(Stored data entries)

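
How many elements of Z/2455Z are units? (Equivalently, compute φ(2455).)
An element a ∈ Z/2455Z is a unit iff gcd(a, 2455) = 1, so the number of units is φ(2455). φ is multiplicative, with φ(p^e) = p^e − p^(e−1). Factorise 2455 = 5 · 491. Then
  φ(2455) = (5 − 1) · (491 − 1) = 4 · 490 = 1960.

Final answer: Z/2455Z has φ(2455) = 1960 units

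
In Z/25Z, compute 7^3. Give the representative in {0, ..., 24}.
18

Use repeated squaring. Binary(3) = 11. Walk through the bits of the exponent 3 left-to-right: at each bit after the leading one, square the running value, then multiply by 7 if the bit is 1 (always reducing mod 25):
  bit 1 = 1 (leading): start with 7.
  bit 2 = 1: square 7^2 = 49 ≡ 24; bit is 1, so multiply 24·7 = 168 ≡ 18 (mod 25).
Final value: 7^3 ≡ 18 (mod 25).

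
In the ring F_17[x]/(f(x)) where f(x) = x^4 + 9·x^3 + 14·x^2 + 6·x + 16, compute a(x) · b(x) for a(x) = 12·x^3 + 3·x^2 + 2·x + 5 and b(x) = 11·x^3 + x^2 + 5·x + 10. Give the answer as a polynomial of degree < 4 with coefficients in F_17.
a · b ≡ 5·x^3 + x^2 + 16·x + 6 (mod f(x))

Multiply as integer polynomials: a · b = 132·x^6 + 45·x^5 + 85·x^4 + 192·x^3 + 45·x^2 + 45·x + 50. Reducing coefficients mod 17: a · b ≡ 13·x^6 + 11·x^5 + 5·x^3 + 11·x^2 + 11·x + 16. Now divide by f(x) = x^4 + 9·x^3 + 14·x^2 + 6·x + 16 in F_17[x], eliminating the leading term at each step:
  leading term 13·x^6: subtract (13·x^2)·f(x) = 13·x^6 + 15·x^5 + 12·x^4 + 10·x^3 + 4·x^2, leaving 13·x^5 + 5·x^4 + 12·x^3 + 7·x^2 + 11·x + 16 (coefficients mod 17)
  leading term 13·x^5: subtract (13·x)·f(x) = 13·x^5 + 15·x^4 + 12·x^3 + 10·x^2 + 4·x, leaving 7·x^4 + 14·x^2 + 7·x + 16 (coefficients mod 17)
  leading term 7·x^4: subtract (7)·f(x) = 7·x^4 + 12·x^3 + 13·x^2 + 8·x + 10, leaving 5·x^3 + x^2 + 16·x + 6 (coefficients mod 17)
The degree is now < 4, so this is the remainder. Hence a · b ≡ 5·x^3 + x^2 + 16·x + 6 in F_17[x]/(f).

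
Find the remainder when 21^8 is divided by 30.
21

Use repeated squaring. Binary(8) = 1000. Walk through the bits of the exponent 8 left-to-right: at each bit after the leading one, square the running value, then multiply by 21 if the bit is 1 (always reducing mod 30):
  bit 1 = 1 (leading): start with 21.
  bit 2 = 0: square 21^2 = 441 ≡ 21 (mod 30).
  bit 3 = 0: square 21^2 = 441 ≡ 21 (mod 30).
  bit 4 = 0: square 21^2 = 441 ≡ 21 (mod 30).
Final value: 21^8 ≡ 21 (mod 30).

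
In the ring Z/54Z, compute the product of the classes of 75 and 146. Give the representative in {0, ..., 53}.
Reduce the factors first: 75 ≡ 21, 146 ≡ 38 (mod 54), so 75 · 146 ≡ 21 · 38 (mod 54). 21 · 38 = 798. Dividing by 54: 798 = 14·54 + 42. So (75 · 146) mod 54 = 42.

Final answer: 42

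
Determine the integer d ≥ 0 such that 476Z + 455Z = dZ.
In the PID Z, (a, b) is generated by gcd(a, b). Compute gcd(476, 455) with the extended Euclidean algorithm, tracking rows (r, s, t) with s·476 + t·455 = r:
  row A: (476, 1, 0)   [1·476 + 0·455 = 476]
  row B: (455, 0, 1)   [0·476 + 1·455 = 455]
  476 = 1·455 + 21   → row C = row A − 1·row B = (21, 1, −1)   [check: 1·476 − 1·455 = 21]
  455 = 21·21 + 14   → row D = row B − 21·row C = (14, −21, 22)   [check: −21·476 + 22·455 = 14]
  21 = 1·14 + 7   → row E = row C − 1·row D = (7, 22, −23)   [check: 22·476 − 23·455 = 7]
  14 = 2·7 + 0   → remainder 0, stop. gcd = 7 (last nonzero row E).
So gcd(476, 455) = 7, with Bézout identity 22·476 − 23·455 = 7. Containment (⊇): the Bézout identity exhibits 7 as an element of (476, 455), giving (7) ⊆ (476, 455). Containment (⊆): since 7 | 476 and 7 | 455 (476 = 7·68, 455 = 7·65), every Z-linear combination of 476 and 455 is divisible by 7, so (476, 455) ⊆ (7). Therefore (476, 455) = (7), d = 7.

Final answer: (476, 455) = (7); d = 7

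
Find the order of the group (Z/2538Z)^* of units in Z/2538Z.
(Z/2538Z)^* consists of the classes a with gcd(a, 2538) = 1, so its order is φ(2538). φ is multiplicative, with φ(p^e) = p^e − p^(e−1). Factorise 2538 = 2 · 3^3 · 47. Then
  φ(2538) = (2 − 1) · (3^3 − 3^2) · (47 − 1) = 1 · 18 · 46 = 828.
Thus |(Z/2538Z)^*| = 828.

Final answer: |(Z/2538Z)^*| = 828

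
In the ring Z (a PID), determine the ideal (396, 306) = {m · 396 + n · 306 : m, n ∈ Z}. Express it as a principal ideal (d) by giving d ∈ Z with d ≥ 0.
In the PID Z, (a, b) is generated by gcd(a, b). Compute gcd(396, 306) with the extended Euclidean algorithm, tracking rows (r, s, t) with s·396 + t·306 = r:
  row A: (396, 1, 0)   [1·396 + 0·306 = 396]
  row B: (306, 0, 1)   [0·396 + 1·306 = 306]
  396 = 1·306 + 90   → row C = row A − 1·row B = (90, 1, −1)   [check: 1·396 − 1·306 = 90]
  306 = 3·90 + 36   → row D = row B − 3·row C = (36, −3, 4)   [check: −3·396 + 4·306 = 36]
  90 = 2·36 + 18   → row E = row C − 2·row D = (18, 7, −9)   [check: 7·396 − 9·306 = 18]
  36 = 2·18 + 0   → remainder 0, stop. gcd = 18 (last nonzero row E).
So gcd(396, 306) = 18, with Bézout identity 7·396 − 9·306 = 18. Containment (⊇): the Bézout identity exhibits 18 as an element of (396, 306), giving (18) ⊆ (396, 306). Containment (⊆): since 18 | 396 and 18 | 306 (396 = 18·22, 306 = 18·17), every Z-linear combination of 396 and 306 is divisible by 18, so (396, 306) ⊆ (18). Therefore (396, 306) = (18), d = 18.

Final answer: (396, 306) = (18); d = 18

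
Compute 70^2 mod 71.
1

Use repeated squaring. Binary(2) = 10. Walk through the bits of the exponent 2 left-to-right: at each bit after the leading one, square the running value, then multiply by 70 if the bit is 1 (always reducing mod 71):
  bit 1 = 1 (leading): start with 70.
  bit 2 = 0: square 70^2 = 4900 ≡ 1 (mod 71).
Final value: 70^2 ≡ 1 (mod 71).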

YOUR INSTRUCTIONS
Give back all of the records exactly as they were provided above.

ANSWER SPACE
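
How many elements of Z/2455Z are units? (Equivalently, compute φ(2455).)
An element a ∈ Z/2455Z is a unit iff gcd(a, 2455) = 1, so the number of units is φ(2455). φ is multiplicative, with φ(p^e) = p^e − p^(e−1). Factorise 2455 = 5 · 491. Then
  φ(2455) = (5 − 1) · (491 − 1) = 4 · 490 = 1960.

Final answer: Z/2455Z has φ(2455) = 1960 units

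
In Z/25Z, compute 7^3. Give the representative in {0, ..., 24}.
18

Use repeated squaring. Binary(3) = 11. Walk through the bits of the exponent 3 left-to-right: at each bit after the leading one, square the running value, then multiply by 7 if the bit is 1 (always reducing mod 25):
  bit 1 = 1 (leading): start with 7.
  bit 2 = 1: square 7^2 = 49 ≡ 24; bit is 1, so multiply 24·7 = 168 ≡ 18 (mod 25).
Final value: 7^3 ≡ 18 (mod 25).

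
In the ring F_17[x]/(f(x)) where f(x) = x^4 + 9·x^3 + 14·x^2 + 6·x + 16, compute a(x) · b(x) for a(x) = 12·x^3 + 3·x^2 + 2·x + 5 and b(x) = 11·x^3 + x^2 + 5·x + 10. Give the answer as a polynomial of degree < 4 with coefficients in F_17.
a · b ≡ 5·x^3 + x^2 + 16·x + 6 (mod f(x))

Multiply as integer polynomials: a · b = 132·x^6 + 45·x^5 + 85·x^4 + 192·x^3 + 45·x^2 + 45·x + 50. Reducing coefficients mod 17: a · b ≡ 13·x^6 + 11·x^5 + 5·x^3 + 11·x^2 + 11·x + 16. Now divide by f(x) = x^4 + 9·x^3 + 14·x^2 + 6·x + 16 in F_17[x], eliminating the leading term at each step:
  leading term 13·x^6: subtract (13·x^2)·f(x) = 13·x^6 + 15·x^5 + 12·x^4 + 10·x^3 + 4·x^2, leaving 13·x^5 + 5·x^4 + 12·x^3 + 7·x^2 + 11·x + 16 (coefficients mod 17)
  leading term 13·x^5: subtract (13·x)·f(x) = 13·x^5 + 15·x^4 + 12·x^3 + 10·x^2 + 4·x, leaving 7·x^4 + 14·x^2 + 7·x + 16 (coefficients mod 17)
  leading term 7·x^4: subtract (7)·f(x) = 7·x^4 + 12·x^3 + 13·x^2 + 8·x + 10, leaving 5·x^3 + x^2 + 16·x + 6 (coefficients mod 17)
The degree is now < 4, so this is the remainder. Hence a · b ≡ 5·x^3 + x^2 + 16·x + 6 in F_17[x]/(f).

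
Find the remainder when 21^8 is divided by 30.
21

Use repeated squaring. Binary(8) = 1000. Walk through the bits of the exponent 8 left-to-right: at each bit after the leading one, square the running value, then multiply by 21 if the bit is 1 (always reducing mod 30):
  bit 1 = 1 (leading): start with 21.
  bit 2 = 0: square 21^2 = 441 ≡ 21 (mod 30).
  bit 3 = 0: square 21^2 = 441 ≡ 21 (mod 30).
  bit 4 = 0: square 21^2 = 441 ≡ 21 (mod 30).
Final value: 21^8 ≡ 21 (mod 30).

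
In the ring Z/54Z, compute the product of the classes of 75 and 146. Give the representative in {0, ..., 53}.
Reduce the factors first: 75 ≡ 21, 146 ≡ 38 (mod 54), so 75 · 146 ≡ 21 · 38 (mod 54). 21 · 38 = 798. Dividing by 54: 798 = 14·54 + 42. So (75 · 146) mod 54 = 42.

Final answer: 42

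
Determine the integer d ≥ 0 such that 476Z + 455Z = dZ.
In the PID Z, (a, b) is generated by gcd(a, b). Compute gcd(476, 455) with the extended Euclidean algorithm, tracking rows (r, s, t) with s·476 + t·455 = r:
  row A: (476, 1, 0)   [1·476 + 0·455 = 476]
  row B: (455, 0, 1)   [0·476 + 1·455 = 455]
  476 = 1·455 + 21   → row C = row A − 1·row B = (21, 1, −1)   [check: 1·476 − 1·455 = 21]
  455 = 21·21 + 14   → row D = row B − 21·row C = (14, −21, 22)   [check: −21·476 + 22·455 = 14]
  21 = 1·14 + 7   → row E = row C − 1·row D = (7, 22, −23)   [check: 22·476 − 23·455 = 7]
  14 = 2·7 + 0   → remainder 0, stop. gcd = 7 (last nonzero row E).
So gcd(476, 455) = 7, with Bézout identity 22·476 − 23·455 = 7. Containment (⊇): the Bézout identity exhibits 7 as an element of (476, 455), giving (7) ⊆ (476, 455). Containment (⊆): since 7 | 476 and 7 | 455 (476 = 7·68, 455 = 7·65), every Z-linear combination of 476 and 455 is divisible by 7, so (476, 455) ⊆ (7). Therefore (476, 455) = (7), d = 7.

Final answer: (476, 455) = (7); d = 7

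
Find the order of the group (Z/2538Z)^* of units in Z/2538Z.
(Z/2538Z)^* consists of the classes a with gcd(a, 2538) = 1, so its order is φ(2538). φ is multiplicative, with φ(p^e) = p^e − p^(e−1). Factorise 2538 = 2 · 3^3 · 47. Then
  φ(2538) = (2 − 1) · (3^3 − 3^2) · (47 − 1) = 1 · 18 · 46 = 828.
Thus |(Z/2538Z)^*| = 828.

Final answer: |(Z/2538Z)^*| = 828

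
In the ring Z (a PID), determine the ideal (396, 306) = {m · 396 + n · 306 : m, n ∈ Z}. Express it as a principal ideal (d) by giving d ∈ Z with d ≥ 0.
In the PID Z, (a, b) is generated by gcd(a, b). Compute gcd(396, 306) with the extended Euclidean algorithm, tracking rows (r, s, t) with s·396 + t·306 = r:
  row A: (396, 1, 0)   [1·396 + 0·306 = 396]
  row B: (306, 0, 1)   [0·396 + 1·306 = 306]
  396 = 1·306 + 90   → row C = row A − 1·row B = (90, 1, −1)   [check: 1·396 − 1·306 = 90]
  306 = 3·90 + 36   → row D = row B − 3·row C = (36, −3, 4)   [check: −3·396 + 4·306 = 36]
  90 = 2·36 + 18   → row E = row C − 2·row D = (18, 7, −9)   [check: 7·396 − 9·306 = 18]
  36 = 2·18 + 0   → remainder 0, stop. gcd = 18 (last nonzero row E).
So gcd(396, 306) = 18, with Bézout identity 7·396 − 9·306 = 18. Containment (⊇): the Bézout identity exhibits 18 as an element of (396, 306), giving (18) ⊆ (396, 306). Containment (⊆): since 18 | 396 and 18 | 306 (396 = 18·22, 306 = 18·17), every Z-linear combination of 396 and 306 is divisible by 18, so (396, 306) ⊆ (18). Therefore (396, 306) = (18), d = 18.

Final answer: (396, 306) = (18); d = 18

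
Compute 70^2 mod 71.
1

Use repeated squaring. Binary(2) = 10. Walk through the bits of the exponent 2 left-to-right: at each bit after the leading one, square the running value, then multiply by 70 if the bit is 1 (always reducing mod 71):
  bit 1 = 1 (leading): start with 70.
  bit 2 = 0: square 70^2 = 4900 ≡ 1 (mod 71).
Final value: 70^2 ≡ 1 (mod 71).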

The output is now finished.